Using the records below, transcribe word for word the stretch from the line that contains "rule 3: locked(fido)" through the line that contains "The working memory", both end lines included, and nothing else.

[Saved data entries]
╔══
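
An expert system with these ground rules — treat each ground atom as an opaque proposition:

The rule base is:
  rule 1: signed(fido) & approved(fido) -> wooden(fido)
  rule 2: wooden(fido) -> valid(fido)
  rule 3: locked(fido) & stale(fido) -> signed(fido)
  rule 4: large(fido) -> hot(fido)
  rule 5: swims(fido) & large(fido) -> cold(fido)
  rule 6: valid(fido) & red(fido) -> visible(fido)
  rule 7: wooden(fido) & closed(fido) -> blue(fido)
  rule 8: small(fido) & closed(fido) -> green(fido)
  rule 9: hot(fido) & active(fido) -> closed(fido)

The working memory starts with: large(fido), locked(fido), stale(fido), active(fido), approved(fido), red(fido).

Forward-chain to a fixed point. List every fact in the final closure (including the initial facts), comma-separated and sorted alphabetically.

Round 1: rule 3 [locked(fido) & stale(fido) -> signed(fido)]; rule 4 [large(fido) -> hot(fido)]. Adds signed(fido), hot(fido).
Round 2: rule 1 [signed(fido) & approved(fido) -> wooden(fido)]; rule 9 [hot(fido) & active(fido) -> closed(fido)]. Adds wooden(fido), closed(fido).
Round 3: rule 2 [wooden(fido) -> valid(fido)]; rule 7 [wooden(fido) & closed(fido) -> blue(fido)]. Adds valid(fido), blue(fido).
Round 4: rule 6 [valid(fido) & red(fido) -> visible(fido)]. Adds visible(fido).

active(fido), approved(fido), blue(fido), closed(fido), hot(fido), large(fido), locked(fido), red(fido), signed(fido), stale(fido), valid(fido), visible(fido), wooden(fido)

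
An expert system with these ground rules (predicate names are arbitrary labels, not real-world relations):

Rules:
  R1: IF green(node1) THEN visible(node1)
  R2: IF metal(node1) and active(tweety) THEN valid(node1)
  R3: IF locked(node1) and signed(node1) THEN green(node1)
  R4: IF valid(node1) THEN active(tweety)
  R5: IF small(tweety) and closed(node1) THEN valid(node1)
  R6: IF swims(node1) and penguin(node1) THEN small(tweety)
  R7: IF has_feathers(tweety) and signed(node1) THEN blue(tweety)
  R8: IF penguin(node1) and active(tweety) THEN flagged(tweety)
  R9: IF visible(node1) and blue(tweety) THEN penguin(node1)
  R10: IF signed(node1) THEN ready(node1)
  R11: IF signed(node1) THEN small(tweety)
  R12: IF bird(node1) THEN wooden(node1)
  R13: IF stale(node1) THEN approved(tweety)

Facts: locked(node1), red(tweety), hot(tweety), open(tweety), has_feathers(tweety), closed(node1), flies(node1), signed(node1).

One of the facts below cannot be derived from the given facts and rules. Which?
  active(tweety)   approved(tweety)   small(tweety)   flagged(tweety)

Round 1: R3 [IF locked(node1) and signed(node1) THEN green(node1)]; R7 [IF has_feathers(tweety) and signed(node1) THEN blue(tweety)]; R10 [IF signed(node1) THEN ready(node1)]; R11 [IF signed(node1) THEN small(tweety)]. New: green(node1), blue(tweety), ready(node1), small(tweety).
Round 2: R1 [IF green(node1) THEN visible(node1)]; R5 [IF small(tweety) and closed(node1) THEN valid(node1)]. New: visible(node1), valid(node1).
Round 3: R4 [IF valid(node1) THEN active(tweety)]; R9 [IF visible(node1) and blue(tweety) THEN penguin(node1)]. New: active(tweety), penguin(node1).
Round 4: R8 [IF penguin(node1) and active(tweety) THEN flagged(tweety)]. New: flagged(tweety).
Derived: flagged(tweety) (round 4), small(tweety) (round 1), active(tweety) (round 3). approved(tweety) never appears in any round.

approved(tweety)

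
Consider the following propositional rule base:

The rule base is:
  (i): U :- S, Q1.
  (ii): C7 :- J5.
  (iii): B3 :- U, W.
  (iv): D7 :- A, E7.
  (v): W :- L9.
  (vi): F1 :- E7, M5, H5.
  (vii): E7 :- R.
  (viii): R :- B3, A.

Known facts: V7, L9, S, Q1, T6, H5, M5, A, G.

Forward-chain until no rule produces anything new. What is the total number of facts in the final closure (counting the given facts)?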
╚══
-- RESPONSE --
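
  rule 3: locked(fido) & stale(fido) -> signed(fido)
  rule 4: large(fido) -> hot(fido)
  rule 5: swims(fido) & large(fido) -> cold(fido)
  rule 6: valid(fido) & red(fido) -> visible(fido)
  rule 7: wooden(fido) & closed(fido) -> blue(fido)
  rule 8: small(fido) & closed(fido) -> green(fido)
  rule 9: hot(fido) & active(fido) -> closed(fido)

The working memory starts with: large(fido), locked(fido), stale(fido), active(fido), approved(fido), red(fido).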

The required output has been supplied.